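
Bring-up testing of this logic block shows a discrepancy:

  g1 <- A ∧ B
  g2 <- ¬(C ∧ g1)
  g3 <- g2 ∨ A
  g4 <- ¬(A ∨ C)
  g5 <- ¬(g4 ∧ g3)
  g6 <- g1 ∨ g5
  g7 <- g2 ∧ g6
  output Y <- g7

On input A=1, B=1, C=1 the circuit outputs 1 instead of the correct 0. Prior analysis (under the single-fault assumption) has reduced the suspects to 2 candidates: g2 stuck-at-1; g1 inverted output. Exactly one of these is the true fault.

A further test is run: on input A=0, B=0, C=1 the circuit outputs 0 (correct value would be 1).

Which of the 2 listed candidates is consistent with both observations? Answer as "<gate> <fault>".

Evaluate each candidate on input A=0, B=0, C=1:
  g2 stuck-at-1: g1=0, g2=1 [stuck-at-1], g3=1, g4=0, g5=1, g6=1, g7=1 → 1 — eliminated
  g1 inverted output: g1=1 [inverted output], g2=0, g3=0, g4=0, g5=1, g6=1, g7=0 → 0 — matches
Only g1 inverted output reproduces the observed 0.

g1 inverted output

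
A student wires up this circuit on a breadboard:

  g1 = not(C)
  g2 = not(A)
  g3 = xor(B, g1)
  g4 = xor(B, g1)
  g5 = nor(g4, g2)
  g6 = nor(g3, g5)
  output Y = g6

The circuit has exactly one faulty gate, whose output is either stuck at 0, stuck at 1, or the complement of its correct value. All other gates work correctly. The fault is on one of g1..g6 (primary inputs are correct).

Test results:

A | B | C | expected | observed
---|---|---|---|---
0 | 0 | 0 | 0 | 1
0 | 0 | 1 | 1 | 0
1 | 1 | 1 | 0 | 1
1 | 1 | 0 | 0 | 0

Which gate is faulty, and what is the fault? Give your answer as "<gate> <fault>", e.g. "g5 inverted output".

g3 inverted output

Fault-free values for test 1 (A=0, B=0, C=0): g1=1, g2=1, g3=1, g4=1, g5=0, g6=0, giving Y=0. Observed 1.
Test 1: faults giving observed 1 are {g1 stuck-at-0, g1 inverted output, g3 stuck-at-0, g3 inverted output, g6 stuck-at-1, g6 inverted output}.
Test 2 (A=0, B=0, C=1): fault-free g1=0, g2=1, g3=0, g4=0, g5=0, g6=1 → 1; observed 0. Eliminates g1 stuck-at-0, g3 stuck-at-0, g6 stuck-at-1.
Test 3 (A=1, B=1, C=1): fault-free g1=0, g2=0, g3=1, g4=1, g5=0, g6=0 → 0; observed 1. Eliminates g1 inverted output.
Test 4 (A=1, B=1, C=0): fault-free g1=1, g2=0, g3=0, g4=0, g5=1, g6=0 → 0; observed 0. Eliminates g6 inverted output.
Only g3 inverted output is consistent with every test.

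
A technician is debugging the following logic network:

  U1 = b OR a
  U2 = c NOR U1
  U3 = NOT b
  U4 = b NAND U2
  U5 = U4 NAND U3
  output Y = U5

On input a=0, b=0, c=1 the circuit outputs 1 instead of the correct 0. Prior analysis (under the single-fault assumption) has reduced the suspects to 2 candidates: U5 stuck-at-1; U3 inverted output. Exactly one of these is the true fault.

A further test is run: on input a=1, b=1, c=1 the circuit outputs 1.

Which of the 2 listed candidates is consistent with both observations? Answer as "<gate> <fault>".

Evaluate each candidate on input a=1, b=1, c=1:
  U5 stuck-at-1: U1=1, U2=0, U3=0, U4=1, U5=1 [stuck-at-1] → 1 — matches
  U3 inverted output: U1=1, U2=0, U3=1 [inverted output], U4=1, U5=0 → 0 — eliminated
Only U5 stuck-at-1 reproduces the observed 1.

U5 stuck-at-1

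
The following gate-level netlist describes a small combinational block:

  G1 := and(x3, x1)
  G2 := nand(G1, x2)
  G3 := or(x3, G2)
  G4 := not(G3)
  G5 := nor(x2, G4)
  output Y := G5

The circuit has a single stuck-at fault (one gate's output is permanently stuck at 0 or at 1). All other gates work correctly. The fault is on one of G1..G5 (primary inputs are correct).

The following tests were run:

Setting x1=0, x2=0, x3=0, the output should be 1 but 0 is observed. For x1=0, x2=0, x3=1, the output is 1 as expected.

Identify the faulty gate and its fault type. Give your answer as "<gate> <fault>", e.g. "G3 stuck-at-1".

Fault-free values for test 1 (x1=0, x2=0, x3=0): G1=0, G2=1, G3=1, G4=0, G5=1, giving Y=1. Observed 0.
Test 1: faults giving observed 0 are {G2 stuck-at-0, G3 stuck-at-0, G4 stuck-at-1, G5 stuck-at-0}.
Test 2 (x1=0, x2=0, x3=1): fault-free G1=0, G2=1, G3=1, G4=0, G5=1 → 1; observed 1. Eliminates G3 stuck-at-0, G4 stuck-at-1, G5 stuck-at-0.
Only G2 stuck-at-0 is consistent with every test.

G2 stuck-at-0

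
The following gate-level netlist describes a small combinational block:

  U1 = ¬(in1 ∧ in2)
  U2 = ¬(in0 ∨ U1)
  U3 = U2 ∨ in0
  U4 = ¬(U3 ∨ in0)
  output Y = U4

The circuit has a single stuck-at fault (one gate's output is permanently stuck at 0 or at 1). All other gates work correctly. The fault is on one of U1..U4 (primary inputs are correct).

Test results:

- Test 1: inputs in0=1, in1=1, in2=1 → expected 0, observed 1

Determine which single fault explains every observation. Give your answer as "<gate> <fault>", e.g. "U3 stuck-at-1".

Fault-free values for test 1 (in0=1, in1=1, in2=1): U1=0, U2=0, U3=1, U4=0, giving Y=0. Observed 1.
Test 1: faults giving observed 1 are {U4 stuck-at-1}.
Only U4 stuck-at-1 is consistent with every test.

U4 stuck-at-1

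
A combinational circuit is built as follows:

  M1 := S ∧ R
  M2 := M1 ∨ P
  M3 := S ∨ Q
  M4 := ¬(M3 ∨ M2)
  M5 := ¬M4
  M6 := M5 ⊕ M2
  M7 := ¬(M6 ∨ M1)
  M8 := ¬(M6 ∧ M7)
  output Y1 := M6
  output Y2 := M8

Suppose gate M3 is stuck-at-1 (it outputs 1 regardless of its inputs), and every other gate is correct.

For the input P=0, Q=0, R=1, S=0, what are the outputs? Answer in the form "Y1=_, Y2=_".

Propagate with M3 forced: M1=0, M2=0, M3=1 [stuck-at-1], M4=0, M5=1, M6=1, M7=0, M8=1.
So the outputs are Y1=1, Y2=1. (Without the fault they would be Y1=0, Y2=1.)

Y1=1, Y2=1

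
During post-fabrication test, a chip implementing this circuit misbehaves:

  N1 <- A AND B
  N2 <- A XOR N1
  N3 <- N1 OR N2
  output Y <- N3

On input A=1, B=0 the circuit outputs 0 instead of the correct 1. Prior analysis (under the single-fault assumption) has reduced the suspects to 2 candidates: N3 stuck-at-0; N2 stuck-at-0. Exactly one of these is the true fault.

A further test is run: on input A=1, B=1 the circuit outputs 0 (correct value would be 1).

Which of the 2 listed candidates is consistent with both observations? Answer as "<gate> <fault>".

Evaluate each candidate on input A=1, B=1:
  N3 stuck-at-0: N1=1, N2=0, N3=0 [stuck-at-0] → 0 — matches
  N2 stuck-at-0: N1=1, N2=0 [stuck-at-0], N3=1 → 1 — eliminated
Only N3 stuck-at-0 reproduces the observed 0.

N3 stuck-at-0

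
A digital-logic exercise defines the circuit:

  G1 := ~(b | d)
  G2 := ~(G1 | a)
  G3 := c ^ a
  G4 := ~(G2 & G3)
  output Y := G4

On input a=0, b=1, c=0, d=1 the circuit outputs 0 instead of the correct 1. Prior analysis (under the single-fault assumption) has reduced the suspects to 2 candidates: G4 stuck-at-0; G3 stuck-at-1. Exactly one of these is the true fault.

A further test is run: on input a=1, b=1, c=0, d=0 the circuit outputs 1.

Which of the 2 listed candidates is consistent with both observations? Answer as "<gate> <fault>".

Evaluate each candidate on input a=1, b=1, c=0, d=0:
  G4 stuck-at-0: G1=0, G2=0, G3=1, G4=0 [stuck-at-0] → 0 — eliminated
  G3 stuck-at-1: G1=0, G2=0, G3=1 [stuck-at-1], G4=1 → 1 — matches
Only G3 stuck-at-1 reproduces the observed 1.

G3 stuck-at-1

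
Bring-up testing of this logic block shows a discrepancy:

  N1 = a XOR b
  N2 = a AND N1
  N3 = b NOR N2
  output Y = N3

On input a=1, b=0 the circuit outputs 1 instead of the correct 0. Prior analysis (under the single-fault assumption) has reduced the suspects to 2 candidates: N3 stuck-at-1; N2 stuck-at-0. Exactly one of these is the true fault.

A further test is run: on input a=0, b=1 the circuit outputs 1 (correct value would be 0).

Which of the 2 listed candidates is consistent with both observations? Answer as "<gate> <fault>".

Evaluate each candidate on input a=0, b=1:
  N3 stuck-at-1: N1=1, N2=0, N3=1 [stuck-at-1] → 1 — matches
  N2 stuck-at-0: N1=1, N2=0 [stuck-at-0], N3=0 → 0 — eliminated
Only N3 stuck-at-1 reproduces the observed 1.

N3 stuck-at-1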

Task details ▸
Reproduce the entries exactly, but only from their first line to the line holding "output Y <- g7", with that last line kept.

Response box ▸
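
Bring-up testing of this logic block shows a discrepancy:

  g1 <- A ∧ B
  g2 <- ¬(C ∧ g1)
  g3 <- g2 ∨ A
  g4 <- ¬(A ∨ C)
  g5 <- ¬(g4 ∧ g3)
  g6 <- g1 ∨ g5
  g7 <- g2 ∧ g6
  output Y <- g7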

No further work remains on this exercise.